[RECORD SET — start]

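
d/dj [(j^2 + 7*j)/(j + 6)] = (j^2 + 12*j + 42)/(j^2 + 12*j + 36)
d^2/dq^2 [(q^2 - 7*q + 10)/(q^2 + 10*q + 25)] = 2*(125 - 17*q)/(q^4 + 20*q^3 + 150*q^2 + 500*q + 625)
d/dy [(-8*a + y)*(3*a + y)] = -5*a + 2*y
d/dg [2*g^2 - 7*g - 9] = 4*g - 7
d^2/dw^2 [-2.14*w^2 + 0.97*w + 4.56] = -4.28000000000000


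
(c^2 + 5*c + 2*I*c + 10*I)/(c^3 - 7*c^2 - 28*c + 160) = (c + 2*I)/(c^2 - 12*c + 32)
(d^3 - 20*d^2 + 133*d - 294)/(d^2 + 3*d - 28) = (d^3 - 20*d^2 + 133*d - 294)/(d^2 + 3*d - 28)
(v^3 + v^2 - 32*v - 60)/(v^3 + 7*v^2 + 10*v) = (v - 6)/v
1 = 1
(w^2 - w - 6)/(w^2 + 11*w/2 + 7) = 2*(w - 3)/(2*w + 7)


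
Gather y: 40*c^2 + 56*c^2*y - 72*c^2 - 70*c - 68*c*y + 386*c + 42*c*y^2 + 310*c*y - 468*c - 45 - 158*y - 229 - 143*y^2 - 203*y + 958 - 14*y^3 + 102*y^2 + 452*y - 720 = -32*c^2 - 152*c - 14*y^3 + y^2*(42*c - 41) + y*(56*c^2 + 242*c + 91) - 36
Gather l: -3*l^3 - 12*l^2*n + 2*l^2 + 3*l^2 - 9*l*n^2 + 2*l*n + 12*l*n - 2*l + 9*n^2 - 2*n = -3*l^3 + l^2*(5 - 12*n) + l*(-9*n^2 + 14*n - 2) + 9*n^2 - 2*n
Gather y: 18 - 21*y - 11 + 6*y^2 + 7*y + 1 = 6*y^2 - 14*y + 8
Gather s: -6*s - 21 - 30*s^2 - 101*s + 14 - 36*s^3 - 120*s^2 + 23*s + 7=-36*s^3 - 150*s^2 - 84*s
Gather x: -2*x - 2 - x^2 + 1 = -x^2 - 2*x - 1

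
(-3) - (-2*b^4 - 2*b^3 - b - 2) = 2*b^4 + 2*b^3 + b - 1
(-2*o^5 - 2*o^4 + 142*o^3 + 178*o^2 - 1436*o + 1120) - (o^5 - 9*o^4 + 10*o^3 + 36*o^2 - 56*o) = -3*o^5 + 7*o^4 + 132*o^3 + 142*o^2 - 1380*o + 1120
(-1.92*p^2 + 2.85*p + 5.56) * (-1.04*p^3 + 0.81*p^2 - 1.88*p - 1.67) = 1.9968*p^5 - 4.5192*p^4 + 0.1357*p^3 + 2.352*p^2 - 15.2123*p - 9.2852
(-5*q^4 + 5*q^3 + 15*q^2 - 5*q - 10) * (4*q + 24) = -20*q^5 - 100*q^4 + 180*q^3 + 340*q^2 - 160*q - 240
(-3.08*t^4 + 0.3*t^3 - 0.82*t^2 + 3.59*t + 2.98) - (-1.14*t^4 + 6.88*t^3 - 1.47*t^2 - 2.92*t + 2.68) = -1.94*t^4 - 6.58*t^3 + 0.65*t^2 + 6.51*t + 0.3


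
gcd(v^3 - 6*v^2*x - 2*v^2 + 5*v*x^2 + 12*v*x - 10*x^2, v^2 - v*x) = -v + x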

[RECORD SET — finish]

Would you output every line of the listing exactly as given?

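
d/dj [(j^2 + 7*j)/(j + 6)] = (j^2 + 12*j + 42)/(j^2 + 12*j + 36)
d^2/dq^2 [(q^2 - 7*q + 10)/(q^2 + 10*q + 25)] = 2*(125 - 17*q)/(q^4 + 20*q^3 + 150*q^2 + 500*q + 625)
d/dy [(-8*a + y)*(3*a + y)] = -5*a + 2*y
d/dg [2*g^2 - 7*g - 9] = 4*g - 7
d^2/dw^2 [-2.14*w^2 + 0.97*w + 4.56] = -4.28000000000000


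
(c^2 + 5*c + 2*I*c + 10*I)/(c^3 - 7*c^2 - 28*c + 160) = (c + 2*I)/(c^2 - 12*c + 32)
(d^3 - 20*d^2 + 133*d - 294)/(d^2 + 3*d - 28) = (d^3 - 20*d^2 + 133*d - 294)/(d^2 + 3*d - 28)
(v^3 + v^2 - 32*v - 60)/(v^3 + 7*v^2 + 10*v) = (v - 6)/v
1 = 1
(w^2 - w - 6)/(w^2 + 11*w/2 + 7) = 2*(w - 3)/(2*w + 7)


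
Gather y: 40*c^2 + 56*c^2*y - 72*c^2 - 70*c - 68*c*y + 386*c + 42*c*y^2 + 310*c*y - 468*c - 45 - 158*y - 229 - 143*y^2 - 203*y + 958 - 14*y^3 + 102*y^2 + 452*y - 720 = -32*c^2 - 152*c - 14*y^3 + y^2*(42*c - 41) + y*(56*c^2 + 242*c + 91) - 36
Gather l: -3*l^3 - 12*l^2*n + 2*l^2 + 3*l^2 - 9*l*n^2 + 2*l*n + 12*l*n - 2*l + 9*n^2 - 2*n = -3*l^3 + l^2*(5 - 12*n) + l*(-9*n^2 + 14*n - 2) + 9*n^2 - 2*n
Gather y: 18 - 21*y - 11 + 6*y^2 + 7*y + 1 = 6*y^2 - 14*y + 8
Gather s: -6*s - 21 - 30*s^2 - 101*s + 14 - 36*s^3 - 120*s^2 + 23*s + 7=-36*s^3 - 150*s^2 - 84*s
Gather x: -2*x - 2 - x^2 + 1 = -x^2 - 2*x - 1

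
(-3) - (-2*b^4 - 2*b^3 - b - 2) = 2*b^4 + 2*b^3 + b - 1
(-2*o^5 - 2*o^4 + 142*o^3 + 178*o^2 - 1436*o + 1120) - (o^5 - 9*o^4 + 10*o^3 + 36*o^2 - 56*o) = -3*o^5 + 7*o^4 + 132*o^3 + 142*o^2 - 1380*o + 1120
(-1.92*p^2 + 2.85*p + 5.56) * (-1.04*p^3 + 0.81*p^2 - 1.88*p - 1.67) = 1.9968*p^5 - 4.5192*p^4 + 0.1357*p^3 + 2.352*p^2 - 15.2123*p - 9.2852
(-5*q^4 + 5*q^3 + 15*q^2 - 5*q - 10) * (4*q + 24) = -20*q^5 - 100*q^4 + 180*q^3 + 340*q^2 - 160*q - 240
(-3.08*t^4 + 0.3*t^3 - 0.82*t^2 + 3.59*t + 2.98) - (-1.14*t^4 + 6.88*t^3 - 1.47*t^2 - 2.92*t + 2.68) = -1.94*t^4 - 6.58*t^3 + 0.65*t^2 + 6.51*t + 0.3


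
gcd(v^3 - 6*v^2*x - 2*v^2 + 5*v*x^2 + 12*v*x - 10*x^2, v^2 - v*x) = -v + x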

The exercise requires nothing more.